[Stored items]

———

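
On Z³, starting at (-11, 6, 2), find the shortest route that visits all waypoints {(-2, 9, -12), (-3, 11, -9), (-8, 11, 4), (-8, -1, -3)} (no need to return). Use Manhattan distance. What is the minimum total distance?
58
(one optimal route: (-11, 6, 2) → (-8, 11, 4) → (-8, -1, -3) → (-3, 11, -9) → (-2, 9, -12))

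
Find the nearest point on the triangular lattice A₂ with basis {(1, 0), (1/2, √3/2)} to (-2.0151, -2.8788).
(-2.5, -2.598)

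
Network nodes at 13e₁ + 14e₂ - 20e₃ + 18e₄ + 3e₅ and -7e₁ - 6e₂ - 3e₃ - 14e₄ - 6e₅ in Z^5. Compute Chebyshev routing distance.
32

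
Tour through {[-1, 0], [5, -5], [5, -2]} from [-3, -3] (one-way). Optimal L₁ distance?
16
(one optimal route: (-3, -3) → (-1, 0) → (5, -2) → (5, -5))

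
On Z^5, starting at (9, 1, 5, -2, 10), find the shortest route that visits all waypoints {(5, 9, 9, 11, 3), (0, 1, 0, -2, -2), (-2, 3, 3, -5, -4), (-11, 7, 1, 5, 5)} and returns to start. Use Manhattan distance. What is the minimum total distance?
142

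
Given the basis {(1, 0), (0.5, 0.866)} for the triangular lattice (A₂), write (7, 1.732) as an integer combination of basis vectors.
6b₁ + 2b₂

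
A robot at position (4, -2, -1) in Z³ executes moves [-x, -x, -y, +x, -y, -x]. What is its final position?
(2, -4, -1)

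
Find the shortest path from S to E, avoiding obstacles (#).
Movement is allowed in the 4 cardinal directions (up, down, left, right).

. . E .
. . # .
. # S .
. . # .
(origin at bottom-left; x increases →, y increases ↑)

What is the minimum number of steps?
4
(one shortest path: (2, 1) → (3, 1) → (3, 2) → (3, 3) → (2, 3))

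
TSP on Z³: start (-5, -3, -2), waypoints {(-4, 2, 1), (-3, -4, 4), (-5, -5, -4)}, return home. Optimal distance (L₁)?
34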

———

Each of the lines above should be printed again precisely as it reads.

**Your solution**.
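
On Z³, starting at (-11, 6, 2), find the shortest route that visits all waypoints {(-2, 9, -12), (-3, 11, -9), (-8, 11, 4), (-8, -1, -3)} (no need to return). Use Manhattan distance. What is the minimum total distance?
58
(one optimal route: (-11, 6, 2) → (-8, 11, 4) → (-8, -1, -3) → (-3, 11, -9) → (-2, 9, -12))

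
Find the nearest point on the triangular lattice A₂ with basis {(1, 0), (1/2, √3/2)} to (-2.0151, -2.8788).
(-2.5, -2.598)

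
Network nodes at 13e₁ + 14e₂ - 20e₃ + 18e₄ + 3e₅ and -7e₁ - 6e₂ - 3e₃ - 14e₄ - 6e₅ in Z^5. Compute Chebyshev routing distance.
32

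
Tour through {[-1, 0], [5, -5], [5, -2]} from [-3, -3] (one-way). Optimal L₁ distance?
16
(one optimal route: (-3, -3) → (-1, 0) → (5, -2) → (5, -5))

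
On Z^5, starting at (9, 1, 5, -2, 10), find the shortest route that visits all waypoints {(5, 9, 9, 11, 3), (0, 1, 0, -2, -2), (-2, 3, 3, -5, -4), (-11, 7, 1, 5, 5)} and returns to start. Use Manhattan distance. What is the minimum total distance?
142

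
Given the basis {(1, 0), (0.5, 0.866)} for the triangular lattice (A₂), write (7, 1.732) as an integer combination of basis vectors.
6b₁ + 2b₂

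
A robot at position (4, -2, -1) in Z³ executes moves [-x, -x, -y, +x, -y, -x]. What is its final position?
(2, -4, -1)

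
Find the shortest path from S to E, avoiding obstacles (#).
Movement is allowed in the 4 cardinal directions (up, down, left, right).

. . E .
. . # .
. # S .
. . # .
(origin at bottom-left; x increases →, y increases ↑)

What is the minimum number of steps?
4
(one shortest path: (2, 1) → (3, 1) → (3, 2) → (3, 3) → (2, 3))

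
TSP on Z³: start (-5, -3, -2), waypoints {(-4, 2, 1), (-3, -4, 4), (-5, -5, -4)}, return home. Optimal distance (L₁)?
34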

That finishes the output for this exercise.